Pull every line with "ZYXY" from the entries below.

+---+

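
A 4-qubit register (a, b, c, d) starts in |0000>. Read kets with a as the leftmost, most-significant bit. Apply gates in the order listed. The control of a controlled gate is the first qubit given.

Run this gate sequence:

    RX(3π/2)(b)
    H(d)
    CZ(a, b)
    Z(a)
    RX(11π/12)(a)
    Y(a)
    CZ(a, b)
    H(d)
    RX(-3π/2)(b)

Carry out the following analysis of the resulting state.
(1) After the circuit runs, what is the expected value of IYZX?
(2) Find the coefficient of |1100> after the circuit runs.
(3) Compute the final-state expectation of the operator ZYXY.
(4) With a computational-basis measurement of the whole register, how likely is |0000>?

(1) In the final state, IYZX has expectation 0.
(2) The amplitude on |1100> is -sqrt(6 - 3*sqrt(2))/4 + sqrt(sqrt(2) + 2)/4.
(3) The observable ZYXY averages to 0.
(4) Outcome |0000> occurs with probability sqrt(2)/8 + sqrt(6)/8 + 1/2.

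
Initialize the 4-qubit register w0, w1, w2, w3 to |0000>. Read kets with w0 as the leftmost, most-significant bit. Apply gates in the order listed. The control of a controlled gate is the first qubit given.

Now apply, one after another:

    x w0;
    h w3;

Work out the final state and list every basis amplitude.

The final amplitudes are sqrt(2)/2 on |1000>, sqrt(2)/2 on |1001>, and 0 on every other basis state.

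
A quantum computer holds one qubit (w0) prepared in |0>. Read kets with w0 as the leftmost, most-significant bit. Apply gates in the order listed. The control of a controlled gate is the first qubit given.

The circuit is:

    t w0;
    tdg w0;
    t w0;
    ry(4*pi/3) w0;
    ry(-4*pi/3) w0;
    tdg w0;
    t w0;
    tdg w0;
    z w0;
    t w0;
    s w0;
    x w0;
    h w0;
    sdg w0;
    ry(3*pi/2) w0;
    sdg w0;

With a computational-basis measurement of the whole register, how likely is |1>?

Outcome |1> occurs with probability 1/2.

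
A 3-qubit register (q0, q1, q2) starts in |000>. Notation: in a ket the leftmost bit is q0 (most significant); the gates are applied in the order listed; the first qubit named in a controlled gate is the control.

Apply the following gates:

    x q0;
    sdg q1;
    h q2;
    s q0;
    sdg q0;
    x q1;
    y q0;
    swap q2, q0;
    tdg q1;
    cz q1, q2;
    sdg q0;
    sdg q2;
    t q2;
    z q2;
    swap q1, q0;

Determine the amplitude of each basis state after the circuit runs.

The final amplitudes are -sqrt(2)*exp(I*pi/4)/2 on |100>, sqrt(2)*exp(3*I*pi/4)/2 on |110>, and 0 on every other basis state. Key observation: the block from step 4 through step 5 cancels to the identity and can be dropped.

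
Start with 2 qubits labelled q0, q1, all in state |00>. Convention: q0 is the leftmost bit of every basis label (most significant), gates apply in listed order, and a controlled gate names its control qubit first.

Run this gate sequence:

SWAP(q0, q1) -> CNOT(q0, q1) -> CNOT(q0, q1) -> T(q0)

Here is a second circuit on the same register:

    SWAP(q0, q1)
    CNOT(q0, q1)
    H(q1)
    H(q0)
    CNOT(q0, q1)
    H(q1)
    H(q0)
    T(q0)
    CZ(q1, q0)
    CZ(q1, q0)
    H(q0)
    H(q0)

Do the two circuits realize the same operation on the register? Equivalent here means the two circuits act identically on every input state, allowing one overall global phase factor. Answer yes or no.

No, they are not equivalent — no single phase factor reconciles the two unitaries.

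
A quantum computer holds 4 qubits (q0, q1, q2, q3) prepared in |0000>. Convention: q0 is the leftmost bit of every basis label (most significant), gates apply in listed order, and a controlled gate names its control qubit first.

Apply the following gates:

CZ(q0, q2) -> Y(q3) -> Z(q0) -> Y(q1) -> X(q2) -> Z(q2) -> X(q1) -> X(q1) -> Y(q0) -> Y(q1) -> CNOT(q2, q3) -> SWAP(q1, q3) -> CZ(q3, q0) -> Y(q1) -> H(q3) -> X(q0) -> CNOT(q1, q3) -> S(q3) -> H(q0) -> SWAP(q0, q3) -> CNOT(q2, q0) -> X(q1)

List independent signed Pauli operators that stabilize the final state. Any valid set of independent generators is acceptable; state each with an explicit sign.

The stabilizer group can be generated by -YIII, +IIIX, +IZII, -IIZI, among other valid generating sets.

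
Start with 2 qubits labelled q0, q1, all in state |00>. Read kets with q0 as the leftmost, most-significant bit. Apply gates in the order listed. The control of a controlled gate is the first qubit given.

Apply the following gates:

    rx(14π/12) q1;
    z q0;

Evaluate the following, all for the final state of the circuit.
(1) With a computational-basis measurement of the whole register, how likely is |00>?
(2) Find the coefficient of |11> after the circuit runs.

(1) Outcome |00> occurs with probability 1/2 - sqrt(3)/4.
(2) The final state's coefficient on |11> equals 0.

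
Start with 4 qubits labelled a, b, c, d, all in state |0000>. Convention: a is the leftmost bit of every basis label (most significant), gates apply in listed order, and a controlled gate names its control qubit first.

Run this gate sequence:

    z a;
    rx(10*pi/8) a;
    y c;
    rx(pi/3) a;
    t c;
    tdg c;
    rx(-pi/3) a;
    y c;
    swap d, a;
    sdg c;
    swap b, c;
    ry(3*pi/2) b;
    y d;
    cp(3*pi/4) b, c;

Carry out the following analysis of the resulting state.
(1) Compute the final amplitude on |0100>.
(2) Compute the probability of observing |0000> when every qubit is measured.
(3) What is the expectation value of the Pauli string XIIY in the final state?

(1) The amplitude on |0100> is -sqrt(2*sqrt(2) + 4)/4. Key observation: the block from step 3 through step 8 cancels to the identity and can be dropped.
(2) Outcome |0000> occurs with probability sqrt(2)/8 + 1/4.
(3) The expectation value of XIIY is 0.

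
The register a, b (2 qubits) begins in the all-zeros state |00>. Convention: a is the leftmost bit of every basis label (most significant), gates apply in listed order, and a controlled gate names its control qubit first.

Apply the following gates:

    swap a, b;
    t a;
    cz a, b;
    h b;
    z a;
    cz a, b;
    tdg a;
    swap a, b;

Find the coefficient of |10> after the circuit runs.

The final state's coefficient on |10> equals sqrt(2)/2.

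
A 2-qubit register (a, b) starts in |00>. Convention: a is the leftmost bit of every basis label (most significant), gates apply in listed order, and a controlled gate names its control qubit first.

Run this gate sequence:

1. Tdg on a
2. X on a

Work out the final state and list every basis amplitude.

The resulting statevector has amplitude 1 on |10>, and 0 on every other basis state.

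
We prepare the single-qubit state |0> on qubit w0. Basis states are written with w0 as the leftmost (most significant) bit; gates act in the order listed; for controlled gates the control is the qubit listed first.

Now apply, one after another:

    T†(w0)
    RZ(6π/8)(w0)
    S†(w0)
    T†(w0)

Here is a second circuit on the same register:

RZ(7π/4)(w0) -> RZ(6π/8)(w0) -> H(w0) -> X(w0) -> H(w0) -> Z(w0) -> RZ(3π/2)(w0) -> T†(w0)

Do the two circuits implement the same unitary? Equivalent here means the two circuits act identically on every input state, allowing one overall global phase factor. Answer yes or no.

Yes: on every input state the two circuits agree up to one overall phase factor.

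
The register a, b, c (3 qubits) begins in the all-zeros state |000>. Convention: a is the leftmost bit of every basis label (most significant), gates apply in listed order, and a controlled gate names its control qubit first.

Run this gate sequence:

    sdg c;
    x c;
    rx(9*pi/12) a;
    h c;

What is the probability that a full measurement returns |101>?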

+---+

(Reply to the task)
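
(3) Compute the final-state expectation of the operator ZYXY.
(3) The observable ZYXY averages to 0.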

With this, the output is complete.